**Records provided:**
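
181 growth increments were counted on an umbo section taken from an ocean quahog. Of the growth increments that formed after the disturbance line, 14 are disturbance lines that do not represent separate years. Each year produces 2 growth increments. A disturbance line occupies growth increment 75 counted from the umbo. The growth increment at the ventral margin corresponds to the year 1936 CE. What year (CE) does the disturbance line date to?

Between growth increment 75 and the ventral margin there are 181 − 75 = 106 growth increments.
106 − 14 false = 92 true growth increments after the disturbance line.
Dividing by 2 growth increments per year: 92 / 2 = 46 years.
Counting back 46 years from 1936 CE places the disturbance line in 1936 − 46 = 1890 CE.

1890 CE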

**Directions:**
What you give back must match the material word for word.

**Written response:**
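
181 growth increments were counted on an umbo section taken from an ocean quahog. Of the growth increments that formed after the disturbance line, 14 are disturbance lines that do not represent separate years. Each year produces 2 growth increments. A disturbance line occupies growth increment 75 counted from the umbo. The growth increment at the ventral margin corresponds to the year 1936 CE. What year (CE) does the disturbance line date to?

Between growth increment 75 and the ventral margin there are 181 − 75 = 106 growth increments.
106 − 14 false = 92 true growth increments after the disturbance line.
Dividing by 2 growth increments per year: 92 / 2 = 46 years.
Counting back 46 years from 1936 CE places the disturbance line in 1936 − 46 = 1890 CE.

1890 CE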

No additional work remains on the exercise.